* **Exercise requirements**
Every line of the material must come back exactly as given.
**** Data records ****
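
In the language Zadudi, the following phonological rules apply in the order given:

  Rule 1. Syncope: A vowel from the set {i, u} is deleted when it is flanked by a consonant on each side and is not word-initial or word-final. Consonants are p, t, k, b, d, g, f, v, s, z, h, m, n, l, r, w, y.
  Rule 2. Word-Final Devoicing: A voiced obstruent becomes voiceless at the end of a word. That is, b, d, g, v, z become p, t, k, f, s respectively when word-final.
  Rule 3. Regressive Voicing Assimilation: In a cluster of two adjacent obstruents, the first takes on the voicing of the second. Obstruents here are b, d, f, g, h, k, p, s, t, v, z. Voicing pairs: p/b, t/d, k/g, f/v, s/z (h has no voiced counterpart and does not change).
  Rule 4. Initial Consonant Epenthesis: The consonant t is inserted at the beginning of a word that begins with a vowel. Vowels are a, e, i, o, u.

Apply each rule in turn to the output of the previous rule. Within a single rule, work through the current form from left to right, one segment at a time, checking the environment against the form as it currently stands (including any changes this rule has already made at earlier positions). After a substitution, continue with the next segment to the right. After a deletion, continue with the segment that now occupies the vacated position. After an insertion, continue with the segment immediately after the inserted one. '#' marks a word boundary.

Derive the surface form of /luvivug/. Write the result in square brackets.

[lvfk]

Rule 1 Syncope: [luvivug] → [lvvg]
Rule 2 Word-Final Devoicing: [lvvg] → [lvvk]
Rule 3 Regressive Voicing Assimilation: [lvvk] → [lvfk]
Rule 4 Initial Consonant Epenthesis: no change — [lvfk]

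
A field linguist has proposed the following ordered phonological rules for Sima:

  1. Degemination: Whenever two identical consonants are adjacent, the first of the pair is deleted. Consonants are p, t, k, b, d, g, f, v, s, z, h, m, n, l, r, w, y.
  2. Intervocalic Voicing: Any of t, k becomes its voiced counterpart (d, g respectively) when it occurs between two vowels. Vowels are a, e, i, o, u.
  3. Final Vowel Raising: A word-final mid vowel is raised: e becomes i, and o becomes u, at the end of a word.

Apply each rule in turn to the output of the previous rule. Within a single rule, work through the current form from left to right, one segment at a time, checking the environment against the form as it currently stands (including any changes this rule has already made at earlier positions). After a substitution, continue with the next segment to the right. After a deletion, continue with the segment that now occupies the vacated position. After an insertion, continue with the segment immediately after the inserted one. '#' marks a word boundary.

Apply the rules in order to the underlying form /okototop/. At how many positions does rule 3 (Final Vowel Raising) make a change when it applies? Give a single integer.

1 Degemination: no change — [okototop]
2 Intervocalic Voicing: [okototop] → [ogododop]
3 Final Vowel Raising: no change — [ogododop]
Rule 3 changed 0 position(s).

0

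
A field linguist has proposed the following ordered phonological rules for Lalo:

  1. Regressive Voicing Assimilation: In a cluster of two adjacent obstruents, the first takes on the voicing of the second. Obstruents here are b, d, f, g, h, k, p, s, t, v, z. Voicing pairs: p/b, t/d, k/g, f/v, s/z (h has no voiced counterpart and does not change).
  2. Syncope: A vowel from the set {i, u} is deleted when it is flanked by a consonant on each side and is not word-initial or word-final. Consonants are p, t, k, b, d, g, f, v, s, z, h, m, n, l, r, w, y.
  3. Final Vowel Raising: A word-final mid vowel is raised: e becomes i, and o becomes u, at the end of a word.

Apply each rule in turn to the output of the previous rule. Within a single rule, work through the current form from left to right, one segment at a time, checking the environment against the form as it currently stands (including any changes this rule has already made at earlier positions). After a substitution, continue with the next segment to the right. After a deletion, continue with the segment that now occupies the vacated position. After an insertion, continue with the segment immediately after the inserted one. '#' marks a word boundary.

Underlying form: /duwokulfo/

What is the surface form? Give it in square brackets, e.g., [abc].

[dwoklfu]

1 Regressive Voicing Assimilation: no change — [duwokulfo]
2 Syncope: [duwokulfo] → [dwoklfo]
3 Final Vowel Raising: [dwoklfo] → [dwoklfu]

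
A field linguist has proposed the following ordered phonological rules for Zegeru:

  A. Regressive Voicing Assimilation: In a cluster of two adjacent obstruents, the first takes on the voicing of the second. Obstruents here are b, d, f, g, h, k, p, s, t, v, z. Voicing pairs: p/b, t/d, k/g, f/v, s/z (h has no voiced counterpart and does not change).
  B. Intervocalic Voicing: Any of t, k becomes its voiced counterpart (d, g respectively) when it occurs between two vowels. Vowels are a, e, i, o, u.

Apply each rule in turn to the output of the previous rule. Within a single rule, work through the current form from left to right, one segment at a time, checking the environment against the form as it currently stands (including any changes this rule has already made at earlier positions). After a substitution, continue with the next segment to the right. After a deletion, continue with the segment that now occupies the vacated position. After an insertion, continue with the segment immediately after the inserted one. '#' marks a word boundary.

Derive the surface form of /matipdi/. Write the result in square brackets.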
****
* **Exercise result**
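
In the language Zadudi, the following phonological rules apply in the order given:

  Rule 1. Syncope: A vowel from the set {i, u} is deleted when it is flanked by a consonant on each side and is not word-initial or word-final. Consonants are p, t, k, b, d, g, f, v, s, z, h, m, n, l, r, w, y.
  Rule 2. Word-Final Devoicing: A voiced obstruent becomes voiceless at the end of a word. That is, b, d, g, v, z become p, t, k, f, s respectively when word-final.
  Rule 3. Regressive Voicing Assimilation: In a cluster of two adjacent obstruents, the first takes on the voicing of the second. Obstruents here are b, d, f, g, h, k, p, s, t, v, z. Voicing pairs: p/b, t/d, k/g, f/v, s/z (h has no voiced counterpart and does not change).
  Rule 4. Initial Consonant Epenthesis: The consonant t is inserted at the beginning of a word that begins with a vowel. Vowels are a, e, i, o, u.

Apply each rule in turn to the output of the previous rule. Within a single rule, work through the current form from left to right, one segment at a time, checking the environment against the form as it currently stands (including any changes this rule has already made at earlier positions). After a substitution, continue with the next segment to the right. After a deletion, continue with the segment that now occupies the vacated position. After an insertion, continue with the segment immediately after the inserted one. '#' marks a word boundary.

Derive the surface form of /luvivug/. Write the result in square brackets.

[lvfk]

Rule 1 Syncope: [luvivug] → [lvvg]
Rule 2 Word-Final Devoicing: [lvvg] → [lvvk]
Rule 3 Regressive Voicing Assimilation: [lvvk] → [lvfk]
Rule 4 Initial Consonant Epenthesis: no change — [lvfk]

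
A field linguist has proposed the following ordered phonological rules for Sima:

  1. Degemination: Whenever two identical consonants are adjacent, the first of the pair is deleted. Consonants are p, t, k, b, d, g, f, v, s, z, h, m, n, l, r, w, y.
  2. Intervocalic Voicing: Any of t, k becomes its voiced counterpart (d, g respectively) when it occurs between two vowels. Vowels are a, e, i, o, u.
  3. Final Vowel Raising: A word-final mid vowel is raised: e becomes i, and o becomes u, at the end of a word.

Apply each rule in turn to the output of the previous rule. Within a single rule, work through the current form from left to right, one segment at a time, checking the environment against the form as it currently stands (including any changes this rule has already made at earlier positions). After a substitution, continue with the next segment to the right. After a deletion, continue with the segment that now occupies the vacated position. After an insertion, continue with the segment immediately after the inserted one. '#' marks a word boundary.

Apply the rules in order to the underlying form /okototop/. At how many positions does rule 3 (Final Vowel Raising) make a change when it applies? Give a single integer.

1 Degemination: no change — [okototop]
2 Intervocalic Voicing: [okototop] → [ogododop]
3 Final Vowel Raising: no change — [ogododop]
Rule 3 changed 0 position(s).

0

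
A field linguist has proposed the following ordered phonological rules for Lalo:

  1. Regressive Voicing Assimilation: In a cluster of two adjacent obstruents, the first takes on the voicing of the second. Obstruents here are b, d, f, g, h, k, p, s, t, v, z. Voicing pairs: p/b, t/d, k/g, f/v, s/z (h has no voiced counterpart and does not change).
  2. Syncope: A vowel from the set {i, u} is deleted when it is flanked by a consonant on each side and is not word-initial or word-final. Consonants are p, t, k, b, d, g, f, v, s, z, h, m, n, l, r, w, y.
  3. Final Vowel Raising: A word-final mid vowel is raised: e becomes i, and o becomes u, at the end of a word.

Apply each rule in turn to the output of the previous rule. Within a single rule, work through the current form from left to right, one segment at a time, checking the environment against the form as it currently stands (including any changes this rule has already made at earlier positions). After a substitution, continue with the next segment to the right. After a deletion, continue with the segment that now occupies the vacated position. After an insertion, continue with the segment immediately after the inserted one. '#' marks a word boundary.

Underlying form: /duwokulfo/

What is the surface form? Give it in square brackets, e.g., [abc].

[dwoklfu]

1 Regressive Voicing Assimilation: no change — [duwokulfo]
2 Syncope: [duwokulfo] → [dwoklfo]
3 Final Vowel Raising: [dwoklfo] → [dwoklfu]

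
A field linguist has proposed the following ordered phonological rules for Zegeru:

  A. Regressive Voicing Assimilation: In a cluster of two adjacent obstruents, the first takes on the voicing of the second. Obstruents here are b, d, f, g, h, k, p, s, t, v, z. Voicing pairs: p/b, t/d, k/g, f/v, s/z (h has no voiced counterpart and does not change).
  B. Intervocalic Voicing: Any of t, k becomes its voiced counterpart (d, g respectively) when it occurs between two vowels. Vowels are a, e, i, o, u.

Apply each rule in turn to the output of the previous rule. Within a single rule, work through the current form from left to right, one segment at a time, checking the environment against the form as it currently stands (including any changes this rule has already made at earlier positions). After a substitution, continue with the next segment to the right. After a deletion, continue with the segment that now occupies the vacated position. After an insertion, continue with the segment immediately after the inserted one. '#' marks a word boundary.

Derive the surface form of /matipdi/. Write the result in square brackets.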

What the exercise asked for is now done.